▶ EXERCISE:
Copy precisely the first line of the material below and every later line, stopping with the line that contains "Chalcopyrite — Cleavage".

▶ MATERIALS PROVIDED:
▼▼▼

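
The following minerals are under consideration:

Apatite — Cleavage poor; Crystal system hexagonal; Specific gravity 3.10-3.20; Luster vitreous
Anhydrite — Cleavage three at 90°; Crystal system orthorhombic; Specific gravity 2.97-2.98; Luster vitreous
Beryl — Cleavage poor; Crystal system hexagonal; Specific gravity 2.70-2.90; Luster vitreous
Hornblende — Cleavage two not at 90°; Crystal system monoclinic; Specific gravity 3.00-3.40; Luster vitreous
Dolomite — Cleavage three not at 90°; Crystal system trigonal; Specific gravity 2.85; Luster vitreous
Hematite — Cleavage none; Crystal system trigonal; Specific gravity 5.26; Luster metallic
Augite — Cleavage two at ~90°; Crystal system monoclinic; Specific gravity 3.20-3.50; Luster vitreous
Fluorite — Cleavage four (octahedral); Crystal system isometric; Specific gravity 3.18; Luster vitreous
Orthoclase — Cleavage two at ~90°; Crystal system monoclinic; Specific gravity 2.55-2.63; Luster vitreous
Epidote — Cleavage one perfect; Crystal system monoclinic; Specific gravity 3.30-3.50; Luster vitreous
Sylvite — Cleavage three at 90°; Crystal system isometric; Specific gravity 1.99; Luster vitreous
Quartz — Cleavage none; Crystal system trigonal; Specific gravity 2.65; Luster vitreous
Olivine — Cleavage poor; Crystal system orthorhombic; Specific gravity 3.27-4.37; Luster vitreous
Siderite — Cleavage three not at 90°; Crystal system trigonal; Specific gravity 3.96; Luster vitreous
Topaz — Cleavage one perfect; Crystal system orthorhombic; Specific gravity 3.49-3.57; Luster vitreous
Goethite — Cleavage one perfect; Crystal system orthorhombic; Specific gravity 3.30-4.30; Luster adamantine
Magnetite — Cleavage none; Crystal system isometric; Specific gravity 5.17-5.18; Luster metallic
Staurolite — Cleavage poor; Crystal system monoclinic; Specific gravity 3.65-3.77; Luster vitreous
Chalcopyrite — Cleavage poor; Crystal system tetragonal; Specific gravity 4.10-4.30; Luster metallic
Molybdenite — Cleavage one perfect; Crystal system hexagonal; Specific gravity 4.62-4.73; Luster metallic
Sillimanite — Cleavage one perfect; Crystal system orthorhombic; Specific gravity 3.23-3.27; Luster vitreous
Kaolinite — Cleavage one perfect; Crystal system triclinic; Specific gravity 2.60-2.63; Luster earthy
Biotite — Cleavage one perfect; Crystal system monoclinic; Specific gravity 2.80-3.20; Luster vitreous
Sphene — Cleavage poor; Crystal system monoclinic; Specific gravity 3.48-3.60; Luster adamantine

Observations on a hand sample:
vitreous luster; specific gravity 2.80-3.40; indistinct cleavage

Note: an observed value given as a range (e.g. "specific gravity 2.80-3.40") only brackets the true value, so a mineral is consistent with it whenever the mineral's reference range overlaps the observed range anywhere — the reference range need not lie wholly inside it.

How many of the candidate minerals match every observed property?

Vitreous luster — leaves Apatite, Anhydrite, Beryl, Hornblende, Dolomite, Augite, Fluorite, Orthoclase, Epidote, Sylvite, Quartz, Olivine, Siderite, Topaz, Staurolite, Sillimanite, Biotite.
Specific gravity 2.80-3.40 excludes Orthoclase, Sylvite, Quartz, Siderite, Topaz, Staurolite.
Indistinct cleavage — Apatite, Beryl, Olivine remain.
Remaining candidates: Apatite, Beryl, Olivine.
That is 3 minerals.

3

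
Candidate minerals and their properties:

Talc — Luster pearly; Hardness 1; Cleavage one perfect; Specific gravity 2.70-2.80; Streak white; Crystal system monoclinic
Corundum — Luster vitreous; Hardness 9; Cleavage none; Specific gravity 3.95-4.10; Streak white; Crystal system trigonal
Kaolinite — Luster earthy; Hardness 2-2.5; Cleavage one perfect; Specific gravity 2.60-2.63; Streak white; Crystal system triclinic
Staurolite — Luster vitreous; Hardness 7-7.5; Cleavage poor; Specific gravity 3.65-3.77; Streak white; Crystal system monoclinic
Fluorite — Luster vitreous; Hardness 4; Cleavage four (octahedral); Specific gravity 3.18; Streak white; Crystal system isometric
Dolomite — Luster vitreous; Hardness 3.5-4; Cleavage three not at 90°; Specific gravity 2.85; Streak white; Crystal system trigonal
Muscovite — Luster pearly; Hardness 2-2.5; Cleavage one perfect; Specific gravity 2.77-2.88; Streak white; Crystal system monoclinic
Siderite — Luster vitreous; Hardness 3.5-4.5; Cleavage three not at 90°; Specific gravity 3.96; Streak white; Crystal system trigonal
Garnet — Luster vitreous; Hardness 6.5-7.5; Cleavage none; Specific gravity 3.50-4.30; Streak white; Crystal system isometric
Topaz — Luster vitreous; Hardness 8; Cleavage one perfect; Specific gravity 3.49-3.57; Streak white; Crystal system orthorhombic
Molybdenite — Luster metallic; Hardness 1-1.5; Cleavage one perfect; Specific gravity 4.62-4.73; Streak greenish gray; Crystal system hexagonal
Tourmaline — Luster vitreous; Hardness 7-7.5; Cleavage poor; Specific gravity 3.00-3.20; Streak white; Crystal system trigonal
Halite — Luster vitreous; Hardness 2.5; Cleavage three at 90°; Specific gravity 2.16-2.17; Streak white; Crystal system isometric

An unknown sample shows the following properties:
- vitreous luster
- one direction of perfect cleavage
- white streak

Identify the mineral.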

▲▲▲

▶ RESULT:
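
The following minerals are under consideration:

Apatite — Cleavage poor; Crystal system hexagonal; Specific gravity 3.10-3.20; Luster vitreous
Anhydrite — Cleavage three at 90°; Crystal system orthorhombic; Specific gravity 2.97-2.98; Luster vitreous
Beryl — Cleavage poor; Crystal system hexagonal; Specific gravity 2.70-2.90; Luster vitreous
Hornblende — Cleavage two not at 90°; Crystal system monoclinic; Specific gravity 3.00-3.40; Luster vitreous
Dolomite — Cleavage three not at 90°; Crystal system trigonal; Specific gravity 2.85; Luster vitreous
Hematite — Cleavage none; Crystal system trigonal; Specific gravity 5.26; Luster metallic
Augite — Cleavage two at ~90°; Crystal system monoclinic; Specific gravity 3.20-3.50; Luster vitreous
Fluorite — Cleavage four (octahedral); Crystal system isometric; Specific gravity 3.18; Luster vitreous
Orthoclase — Cleavage two at ~90°; Crystal system monoclinic; Specific gravity 2.55-2.63; Luster vitreous
Epidote — Cleavage one perfect; Crystal system monoclinic; Specific gravity 3.30-3.50; Luster vitreous
Sylvite — Cleavage three at 90°; Crystal system isometric; Specific gravity 1.99; Luster vitreous
Quartz — Cleavage none; Crystal system trigonal; Specific gravity 2.65; Luster vitreous
Olivine — Cleavage poor; Crystal system orthorhombic; Specific gravity 3.27-4.37; Luster vitreous
Siderite — Cleavage three not at 90°; Crystal system trigonal; Specific gravity 3.96; Luster vitreous
Topaz — Cleavage one perfect; Crystal system orthorhombic; Specific gravity 3.49-3.57; Luster vitreous
Goethite — Cleavage one perfect; Crystal system orthorhombic; Specific gravity 3.30-4.30; Luster adamantine
Magnetite — Cleavage none; Crystal system isometric; Specific gravity 5.17-5.18; Luster metallic
Staurolite — Cleavage poor; Crystal system monoclinic; Specific gravity 3.65-3.77; Luster vitreous
Chalcopyrite — Cleavage poor; Crystal system tetragonal; Specific gravity 4.10-4.30; Luster metallic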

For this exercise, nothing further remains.